## Your objective
Only the lines from the beginning of the data below through the line containing "n8: n1, n2, n6, n7" belong in the response, each copied exactly.

Dataset records:
□ □ □ □ □
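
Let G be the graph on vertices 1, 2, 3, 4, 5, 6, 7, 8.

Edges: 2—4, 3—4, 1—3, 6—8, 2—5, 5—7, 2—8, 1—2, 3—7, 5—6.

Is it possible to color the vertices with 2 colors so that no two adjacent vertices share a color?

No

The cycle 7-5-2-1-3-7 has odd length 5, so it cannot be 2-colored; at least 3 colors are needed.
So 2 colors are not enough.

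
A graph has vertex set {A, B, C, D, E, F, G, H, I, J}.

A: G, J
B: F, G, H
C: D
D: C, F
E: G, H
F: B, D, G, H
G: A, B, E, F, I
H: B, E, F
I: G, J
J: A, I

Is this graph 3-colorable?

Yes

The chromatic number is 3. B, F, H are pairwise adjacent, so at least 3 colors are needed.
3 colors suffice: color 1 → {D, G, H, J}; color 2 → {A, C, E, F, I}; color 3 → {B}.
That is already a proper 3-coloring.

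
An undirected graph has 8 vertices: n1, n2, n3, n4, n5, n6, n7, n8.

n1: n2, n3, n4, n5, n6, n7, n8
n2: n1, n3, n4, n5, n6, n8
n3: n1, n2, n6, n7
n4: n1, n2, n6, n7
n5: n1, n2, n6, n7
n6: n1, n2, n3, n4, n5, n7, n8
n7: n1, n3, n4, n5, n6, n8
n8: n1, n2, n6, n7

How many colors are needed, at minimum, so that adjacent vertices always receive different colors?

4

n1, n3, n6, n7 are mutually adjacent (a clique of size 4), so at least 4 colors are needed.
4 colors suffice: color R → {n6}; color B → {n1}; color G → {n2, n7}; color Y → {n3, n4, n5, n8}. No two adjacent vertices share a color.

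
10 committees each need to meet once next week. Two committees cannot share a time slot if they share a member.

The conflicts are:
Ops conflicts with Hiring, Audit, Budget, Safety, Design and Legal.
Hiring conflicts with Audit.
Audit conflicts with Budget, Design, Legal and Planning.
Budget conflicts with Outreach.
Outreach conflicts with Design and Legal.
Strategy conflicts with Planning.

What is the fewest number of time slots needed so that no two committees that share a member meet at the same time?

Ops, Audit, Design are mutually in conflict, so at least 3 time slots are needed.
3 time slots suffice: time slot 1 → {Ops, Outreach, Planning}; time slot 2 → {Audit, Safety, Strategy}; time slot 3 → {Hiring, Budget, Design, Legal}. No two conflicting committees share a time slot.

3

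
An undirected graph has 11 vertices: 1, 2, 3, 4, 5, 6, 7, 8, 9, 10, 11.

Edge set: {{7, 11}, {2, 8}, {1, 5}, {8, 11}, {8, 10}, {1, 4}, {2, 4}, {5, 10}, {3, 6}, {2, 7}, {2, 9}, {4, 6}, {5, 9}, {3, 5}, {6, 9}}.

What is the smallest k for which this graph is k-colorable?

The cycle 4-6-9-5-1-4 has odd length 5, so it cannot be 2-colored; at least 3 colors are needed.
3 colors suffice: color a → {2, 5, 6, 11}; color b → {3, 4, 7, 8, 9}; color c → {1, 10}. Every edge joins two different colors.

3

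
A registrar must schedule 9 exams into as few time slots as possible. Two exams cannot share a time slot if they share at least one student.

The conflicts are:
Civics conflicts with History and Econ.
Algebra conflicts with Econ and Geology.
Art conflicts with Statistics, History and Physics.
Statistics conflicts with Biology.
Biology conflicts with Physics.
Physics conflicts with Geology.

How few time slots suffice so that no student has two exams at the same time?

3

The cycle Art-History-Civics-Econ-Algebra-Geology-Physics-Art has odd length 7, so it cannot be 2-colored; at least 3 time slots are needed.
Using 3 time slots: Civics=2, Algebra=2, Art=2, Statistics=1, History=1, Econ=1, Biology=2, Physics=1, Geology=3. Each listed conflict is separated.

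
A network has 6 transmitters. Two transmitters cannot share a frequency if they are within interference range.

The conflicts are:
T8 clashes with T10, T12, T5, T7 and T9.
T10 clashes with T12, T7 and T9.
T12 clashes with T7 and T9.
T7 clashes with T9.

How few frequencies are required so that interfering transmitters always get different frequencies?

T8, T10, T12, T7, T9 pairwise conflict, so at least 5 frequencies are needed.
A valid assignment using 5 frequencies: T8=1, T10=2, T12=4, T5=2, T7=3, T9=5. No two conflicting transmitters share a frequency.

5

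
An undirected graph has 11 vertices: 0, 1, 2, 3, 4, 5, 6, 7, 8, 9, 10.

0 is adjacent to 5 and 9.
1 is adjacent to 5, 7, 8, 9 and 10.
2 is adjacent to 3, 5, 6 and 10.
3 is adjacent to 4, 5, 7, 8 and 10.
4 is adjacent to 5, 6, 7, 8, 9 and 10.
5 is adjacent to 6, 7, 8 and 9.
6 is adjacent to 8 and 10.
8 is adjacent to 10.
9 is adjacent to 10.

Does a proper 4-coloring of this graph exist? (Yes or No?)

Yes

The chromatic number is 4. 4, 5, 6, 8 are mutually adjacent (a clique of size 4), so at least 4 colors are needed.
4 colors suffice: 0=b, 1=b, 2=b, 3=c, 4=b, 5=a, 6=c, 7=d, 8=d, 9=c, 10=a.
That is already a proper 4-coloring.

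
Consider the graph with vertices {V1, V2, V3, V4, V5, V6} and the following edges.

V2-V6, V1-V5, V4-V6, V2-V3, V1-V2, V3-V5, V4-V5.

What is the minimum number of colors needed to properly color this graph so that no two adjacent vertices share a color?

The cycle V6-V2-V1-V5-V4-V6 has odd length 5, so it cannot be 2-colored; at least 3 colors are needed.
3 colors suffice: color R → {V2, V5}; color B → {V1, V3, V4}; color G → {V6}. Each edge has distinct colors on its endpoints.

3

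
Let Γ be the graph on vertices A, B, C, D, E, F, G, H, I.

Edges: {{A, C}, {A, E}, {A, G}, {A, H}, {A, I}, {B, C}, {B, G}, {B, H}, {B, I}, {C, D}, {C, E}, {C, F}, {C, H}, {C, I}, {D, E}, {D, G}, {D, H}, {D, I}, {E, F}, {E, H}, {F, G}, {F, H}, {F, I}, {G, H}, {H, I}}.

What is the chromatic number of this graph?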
□ □ □ □ □
## Written solution
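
Let G be the graph on vertices 1, 2, 3, 4, 5, 6, 7, 8.

Edges: 2—4, 3—4, 1—3, 6—8, 2—5, 5—7, 2—8, 1—2, 3—7, 5—6.

Is it possible to color the vertices with 2 colors so that no two adjacent vertices share a color?

No

The cycle 7-5-2-1-3-7 has odd length 5, so it cannot be 2-colored; at least 3 colors are needed.
So 2 colors are not enough.

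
A graph has vertex set {A, B, C, D, E, F, G, H, I, J}.

A: G, J
B: F, G, H
C: D
D: C, F
E: G, H
F: B, D, G, H
G: A, B, E, F, I
H: B, E, F
I: G, J
J: A, I

Is this graph 3-colorable?

Yes

The chromatic number is 3. B, F, H are pairwise adjacent, so at least 3 colors are needed.
3 colors suffice: color 1 → {D, G, H, J}; color 2 → {A, C, E, F, I}; color 3 → {B}.
That is already a proper 3-coloring.

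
An undirected graph has 8 vertices: n1, n2, n3, n4, n5, n6, n7, n8.

n1: n2, n3, n4, n5, n6, n7, n8
n2: n1, n3, n4, n5, n6, n8
n3: n1, n2, n6, n7
n4: n1, n2, n6, n7
n5: n1, n2, n6, n7
n6: n1, n2, n3, n4, n5, n7, n8
n7: n1, n3, n4, n5, n6, n8
n8: n1, n2, n6, n7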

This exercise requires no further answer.